─── TASK MATERIAL

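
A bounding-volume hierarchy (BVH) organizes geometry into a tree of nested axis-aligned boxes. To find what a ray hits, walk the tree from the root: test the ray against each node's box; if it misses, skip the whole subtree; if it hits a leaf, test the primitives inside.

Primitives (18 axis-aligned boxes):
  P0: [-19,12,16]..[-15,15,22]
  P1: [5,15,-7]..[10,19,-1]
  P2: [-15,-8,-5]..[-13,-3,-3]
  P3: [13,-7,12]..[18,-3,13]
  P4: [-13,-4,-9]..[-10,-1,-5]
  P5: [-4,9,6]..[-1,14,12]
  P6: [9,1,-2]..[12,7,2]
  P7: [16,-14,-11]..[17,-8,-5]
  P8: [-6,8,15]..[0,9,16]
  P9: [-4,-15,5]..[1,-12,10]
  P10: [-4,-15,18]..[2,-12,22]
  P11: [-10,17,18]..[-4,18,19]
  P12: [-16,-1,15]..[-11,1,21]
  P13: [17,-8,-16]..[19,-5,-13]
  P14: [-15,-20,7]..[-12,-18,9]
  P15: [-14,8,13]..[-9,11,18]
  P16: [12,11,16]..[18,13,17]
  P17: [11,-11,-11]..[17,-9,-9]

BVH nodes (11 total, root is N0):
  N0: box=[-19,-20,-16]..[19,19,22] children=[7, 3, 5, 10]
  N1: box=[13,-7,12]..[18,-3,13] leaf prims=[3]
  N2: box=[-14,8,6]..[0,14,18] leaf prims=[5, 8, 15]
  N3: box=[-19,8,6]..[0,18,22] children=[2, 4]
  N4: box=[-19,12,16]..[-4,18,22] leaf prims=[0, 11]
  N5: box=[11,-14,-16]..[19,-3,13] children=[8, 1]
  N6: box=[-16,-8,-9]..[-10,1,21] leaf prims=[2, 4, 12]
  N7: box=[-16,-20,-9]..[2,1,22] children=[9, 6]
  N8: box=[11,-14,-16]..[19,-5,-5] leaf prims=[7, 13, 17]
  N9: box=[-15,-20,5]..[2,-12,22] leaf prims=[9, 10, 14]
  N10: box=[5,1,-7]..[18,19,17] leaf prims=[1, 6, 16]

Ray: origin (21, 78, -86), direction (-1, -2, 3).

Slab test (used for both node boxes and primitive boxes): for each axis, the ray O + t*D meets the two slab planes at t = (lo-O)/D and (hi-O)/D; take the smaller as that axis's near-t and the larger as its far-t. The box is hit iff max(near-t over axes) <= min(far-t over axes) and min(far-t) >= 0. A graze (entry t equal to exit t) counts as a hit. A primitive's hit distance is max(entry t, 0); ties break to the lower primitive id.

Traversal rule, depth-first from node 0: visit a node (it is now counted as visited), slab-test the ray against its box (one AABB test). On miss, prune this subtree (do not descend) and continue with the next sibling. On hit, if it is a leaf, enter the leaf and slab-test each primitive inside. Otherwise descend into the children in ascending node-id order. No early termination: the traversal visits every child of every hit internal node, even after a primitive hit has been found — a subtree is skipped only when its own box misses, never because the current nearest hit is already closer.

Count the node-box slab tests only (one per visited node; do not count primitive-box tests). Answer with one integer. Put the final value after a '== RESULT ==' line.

Walk:
N0 x:[2,40] y:[59/2,49] z:[70/3,36] -> hit [59/2,36], descend [3, 5, 7, 10]
  N3 x:[21,40] y:[30,35] z:[92/3,36] -> hit [92/3,35], descend [2, 4]
    N2 x:[21,35] y:[32,35] z:[92/3,104/3] -> hit [32,104/3] leaf, test {P5(miss), P8(miss), P15@t=67/2}
    N4 x:[25,40] y:[30,33] z:[34,36] -> miss, prune
  N5 x:[2,10] y:[81/2,46] z:[70/3,33] -> miss, prune
  N7 x:[19,37] y:[77/2,49] z:[77/3,36] -> miss, prune
  N10 x:[3,16] y:[59/2,77/2] z:[79/3,103/3] -> miss, prune

order=[0, 3, 2, 4, 5, 7, 10]  |boxes|=7  |leaves|=1  hit=P15

== RESULT ==
7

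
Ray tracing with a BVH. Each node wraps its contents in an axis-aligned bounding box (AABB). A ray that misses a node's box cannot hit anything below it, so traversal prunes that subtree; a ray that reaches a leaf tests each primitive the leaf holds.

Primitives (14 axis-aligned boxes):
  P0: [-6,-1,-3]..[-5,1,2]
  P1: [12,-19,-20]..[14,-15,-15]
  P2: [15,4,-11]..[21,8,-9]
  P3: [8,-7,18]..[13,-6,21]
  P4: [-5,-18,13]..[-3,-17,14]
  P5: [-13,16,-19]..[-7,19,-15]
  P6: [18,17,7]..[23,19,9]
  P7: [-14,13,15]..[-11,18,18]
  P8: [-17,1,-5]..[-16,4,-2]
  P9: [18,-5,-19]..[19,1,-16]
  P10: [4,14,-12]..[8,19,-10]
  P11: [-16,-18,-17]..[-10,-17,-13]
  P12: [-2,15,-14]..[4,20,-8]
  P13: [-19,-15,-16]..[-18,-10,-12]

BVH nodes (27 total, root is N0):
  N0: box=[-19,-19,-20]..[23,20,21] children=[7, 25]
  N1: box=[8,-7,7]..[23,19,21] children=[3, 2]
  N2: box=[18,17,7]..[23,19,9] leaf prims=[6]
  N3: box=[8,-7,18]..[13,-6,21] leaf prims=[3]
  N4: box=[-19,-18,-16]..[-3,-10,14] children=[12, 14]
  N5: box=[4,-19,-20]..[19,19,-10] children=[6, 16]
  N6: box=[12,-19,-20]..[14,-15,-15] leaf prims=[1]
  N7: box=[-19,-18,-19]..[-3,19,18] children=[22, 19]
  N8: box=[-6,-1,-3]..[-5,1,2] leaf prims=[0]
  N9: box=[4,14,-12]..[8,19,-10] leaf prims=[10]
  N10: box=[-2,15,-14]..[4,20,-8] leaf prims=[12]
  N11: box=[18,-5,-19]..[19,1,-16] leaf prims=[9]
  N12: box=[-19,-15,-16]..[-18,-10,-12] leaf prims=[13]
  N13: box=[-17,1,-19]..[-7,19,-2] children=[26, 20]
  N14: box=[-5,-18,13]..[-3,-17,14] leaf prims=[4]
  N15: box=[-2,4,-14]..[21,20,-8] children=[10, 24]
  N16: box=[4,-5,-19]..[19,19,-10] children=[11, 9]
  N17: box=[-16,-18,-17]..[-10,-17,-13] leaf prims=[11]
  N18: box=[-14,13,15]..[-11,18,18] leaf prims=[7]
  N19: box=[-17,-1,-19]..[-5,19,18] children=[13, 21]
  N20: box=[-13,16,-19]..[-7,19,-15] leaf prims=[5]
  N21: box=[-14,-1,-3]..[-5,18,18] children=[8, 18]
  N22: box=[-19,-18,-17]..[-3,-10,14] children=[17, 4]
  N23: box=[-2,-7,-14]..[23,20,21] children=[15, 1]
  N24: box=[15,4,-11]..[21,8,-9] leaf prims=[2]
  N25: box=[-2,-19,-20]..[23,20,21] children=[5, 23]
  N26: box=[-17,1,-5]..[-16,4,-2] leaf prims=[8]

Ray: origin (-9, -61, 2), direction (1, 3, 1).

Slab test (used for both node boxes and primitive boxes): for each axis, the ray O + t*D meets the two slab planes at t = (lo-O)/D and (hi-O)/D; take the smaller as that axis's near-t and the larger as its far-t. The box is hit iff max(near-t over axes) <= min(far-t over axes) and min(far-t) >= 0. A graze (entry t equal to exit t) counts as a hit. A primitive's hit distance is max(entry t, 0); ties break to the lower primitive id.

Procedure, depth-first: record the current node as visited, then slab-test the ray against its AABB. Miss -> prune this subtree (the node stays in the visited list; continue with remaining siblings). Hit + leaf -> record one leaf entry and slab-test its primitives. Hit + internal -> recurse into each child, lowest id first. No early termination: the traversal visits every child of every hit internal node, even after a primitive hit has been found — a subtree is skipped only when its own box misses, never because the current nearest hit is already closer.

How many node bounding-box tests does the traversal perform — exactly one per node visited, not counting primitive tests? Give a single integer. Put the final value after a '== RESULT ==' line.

Trace the traversal:
N0 x:[-10,32] y:[14,27] z:[-22,19] -> hit [14,19], descend [7, 25]
  N7 x:[-10,6] y:[43/3,80/3] z:[-21,16] -> miss, prune
  N25 x:[7,32] y:[14,27] z:[-22,19] -> hit [14,19], descend [5, 23]
    N5 x:[13,28] y:[14,80/3] z:[-22,-12] -> miss, prune
    N23 x:[7,32] y:[18,27] z:[-16,19] -> hit [18,19], descend [1, 15]
      N1 x:[17,32] y:[18,80/3] z:[5,19] -> hit [18,19], descend [2, 3]
        N2 x:[27,32] y:[26,80/3] z:[5,7] -> miss, prune
        N3 x:[17,22] y:[18,55/3] z:[16,19] -> hit [18,55/3] leaf, test {P3@t=18}
      N15 x:[7,30] y:[65/3,27] z:[-16,-10] -> miss, prune

Summary -> nodes [0, 7, 25, 5, 23, 1, 2, 3, 15]; box-tests=9; leaf-entries=1; first=P3

== RESULT ==
9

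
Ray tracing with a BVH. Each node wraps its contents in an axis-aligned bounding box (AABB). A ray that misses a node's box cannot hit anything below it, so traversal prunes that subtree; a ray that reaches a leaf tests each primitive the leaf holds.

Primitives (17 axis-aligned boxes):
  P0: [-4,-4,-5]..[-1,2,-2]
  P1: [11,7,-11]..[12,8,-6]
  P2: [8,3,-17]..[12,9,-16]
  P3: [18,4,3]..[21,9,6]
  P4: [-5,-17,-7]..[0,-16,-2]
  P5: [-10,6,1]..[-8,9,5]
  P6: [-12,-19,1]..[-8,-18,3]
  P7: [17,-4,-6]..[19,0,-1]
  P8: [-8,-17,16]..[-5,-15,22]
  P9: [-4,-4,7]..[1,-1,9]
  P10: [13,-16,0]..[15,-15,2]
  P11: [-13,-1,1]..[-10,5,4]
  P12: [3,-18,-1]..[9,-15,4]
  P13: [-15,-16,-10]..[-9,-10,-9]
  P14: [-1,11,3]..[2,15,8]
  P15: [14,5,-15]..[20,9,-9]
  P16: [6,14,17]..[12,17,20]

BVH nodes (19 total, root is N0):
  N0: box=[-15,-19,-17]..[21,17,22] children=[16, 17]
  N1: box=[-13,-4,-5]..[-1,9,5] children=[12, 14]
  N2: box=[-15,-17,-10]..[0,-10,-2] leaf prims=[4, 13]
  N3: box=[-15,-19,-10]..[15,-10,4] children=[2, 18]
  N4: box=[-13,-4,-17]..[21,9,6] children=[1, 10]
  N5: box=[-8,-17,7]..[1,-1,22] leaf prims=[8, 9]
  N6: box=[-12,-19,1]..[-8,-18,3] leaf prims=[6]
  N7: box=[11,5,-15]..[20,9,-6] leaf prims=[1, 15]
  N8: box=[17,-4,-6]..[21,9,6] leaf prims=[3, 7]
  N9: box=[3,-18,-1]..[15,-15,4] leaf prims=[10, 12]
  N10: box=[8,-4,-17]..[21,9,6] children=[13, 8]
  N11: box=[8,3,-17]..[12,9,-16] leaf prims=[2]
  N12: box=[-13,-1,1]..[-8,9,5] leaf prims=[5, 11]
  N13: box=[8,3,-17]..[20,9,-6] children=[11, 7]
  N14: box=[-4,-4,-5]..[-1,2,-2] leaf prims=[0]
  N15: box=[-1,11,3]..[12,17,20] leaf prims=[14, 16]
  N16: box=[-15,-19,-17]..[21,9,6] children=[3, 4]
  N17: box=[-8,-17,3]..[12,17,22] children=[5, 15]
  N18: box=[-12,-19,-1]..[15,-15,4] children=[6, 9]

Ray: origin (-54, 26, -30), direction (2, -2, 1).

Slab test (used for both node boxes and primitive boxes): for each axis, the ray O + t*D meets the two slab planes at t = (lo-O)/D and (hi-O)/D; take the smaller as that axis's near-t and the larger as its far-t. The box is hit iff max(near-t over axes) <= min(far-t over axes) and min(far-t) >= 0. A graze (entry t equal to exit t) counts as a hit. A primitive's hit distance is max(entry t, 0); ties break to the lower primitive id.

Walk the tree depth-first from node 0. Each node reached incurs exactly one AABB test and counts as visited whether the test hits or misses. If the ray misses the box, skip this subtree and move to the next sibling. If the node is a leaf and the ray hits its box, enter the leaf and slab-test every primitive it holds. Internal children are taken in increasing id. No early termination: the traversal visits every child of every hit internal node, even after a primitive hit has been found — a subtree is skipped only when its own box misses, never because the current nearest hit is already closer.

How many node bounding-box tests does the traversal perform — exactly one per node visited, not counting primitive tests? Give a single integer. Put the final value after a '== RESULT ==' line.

Trace the traversal:
N0 x:[39/2,75/2] y:[9/2,45/2] z:[13,52] -> hit [39/2,45/2], descend [16, 17]
  N16 x:[39/2,75/2] y:[17/2,45/2] z:[13,36] -> hit [39/2,45/2], descend [3, 4]
    N3 x:[39/2,69/2] y:[18,45/2] z:[20,34] -> hit [20,45/2], descend [2, 18]
      N2 x:[39/2,27] y:[18,43/2] z:[20,28] -> hit [20,43/2] leaf, test {P4(miss), P13@t=20}
      N18 x:[21,69/2] y:[41/2,45/2] z:[29,34] -> miss, prune
    N4 x:[41/2,75/2] y:[17/2,15] z:[13,36] -> miss, prune
  N17 x:[23,33] y:[9/2,43/2] z:[33,52] -> miss, prune

Summary -> nodes [0, 16, 3, 2, 18, 4, 17]; box-tests=7; leaf-entries=1; first=P13

== RESULT ==
7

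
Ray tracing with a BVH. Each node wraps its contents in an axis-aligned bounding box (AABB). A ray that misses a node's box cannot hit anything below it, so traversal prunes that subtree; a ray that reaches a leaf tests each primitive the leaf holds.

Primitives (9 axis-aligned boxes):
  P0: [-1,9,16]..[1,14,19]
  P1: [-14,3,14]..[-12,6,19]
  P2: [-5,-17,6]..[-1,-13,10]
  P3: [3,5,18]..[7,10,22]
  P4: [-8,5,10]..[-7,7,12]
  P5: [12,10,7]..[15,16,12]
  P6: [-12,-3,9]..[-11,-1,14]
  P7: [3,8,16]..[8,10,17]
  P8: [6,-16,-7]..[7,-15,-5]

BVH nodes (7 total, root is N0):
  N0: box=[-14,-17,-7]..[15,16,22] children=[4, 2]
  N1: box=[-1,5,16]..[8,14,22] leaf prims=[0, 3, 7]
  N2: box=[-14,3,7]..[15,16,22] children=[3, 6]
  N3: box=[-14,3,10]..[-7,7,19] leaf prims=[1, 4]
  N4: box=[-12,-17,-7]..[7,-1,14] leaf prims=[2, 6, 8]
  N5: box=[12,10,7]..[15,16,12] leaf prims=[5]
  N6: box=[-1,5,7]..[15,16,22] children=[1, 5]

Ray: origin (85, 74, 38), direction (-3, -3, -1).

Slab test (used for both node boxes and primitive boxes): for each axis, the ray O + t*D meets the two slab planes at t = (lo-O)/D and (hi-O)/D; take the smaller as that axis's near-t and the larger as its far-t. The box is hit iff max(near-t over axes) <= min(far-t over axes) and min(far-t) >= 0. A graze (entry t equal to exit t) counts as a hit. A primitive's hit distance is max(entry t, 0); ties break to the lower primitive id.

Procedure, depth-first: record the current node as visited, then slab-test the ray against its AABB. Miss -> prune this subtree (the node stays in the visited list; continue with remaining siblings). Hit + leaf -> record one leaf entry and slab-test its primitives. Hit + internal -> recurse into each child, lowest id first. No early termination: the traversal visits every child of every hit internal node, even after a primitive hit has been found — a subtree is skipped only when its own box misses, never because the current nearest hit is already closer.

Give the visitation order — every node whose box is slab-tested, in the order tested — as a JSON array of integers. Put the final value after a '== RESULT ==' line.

Traverse from the root:
N0 x:[70/3,33] y:[58/3,91/3] z:[16,45] -> hit [70/3,91/3], descend [2, 4]
  N2 x:[70/3,33] y:[58/3,71/3] z:[16,31] -> hit [70/3,71/3], descend [3, 6]
    N3 x:[92/3,33] y:[67/3,71/3] z:[19,28] -> miss, prune
    N6 x:[70/3,86/3] y:[58/3,23] z:[16,31] -> miss, prune
  N4 x:[26,97/3] y:[25,91/3] z:[24,45] -> hit [26,91/3] leaf, test {P2@t=29, P6(miss), P8(miss)}

5 AABB tests over nodes [0, 2, 3, 6, 4]; 1 leaf entered; closest P2.

== RESULT ==
[0, 2, 3, 6, 4]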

──────

| TASK INSTRUCTIONS |
Find how many lines in the material above contain "direction", and answer with that number only.

| RESPONSE TO THIS TASK |
4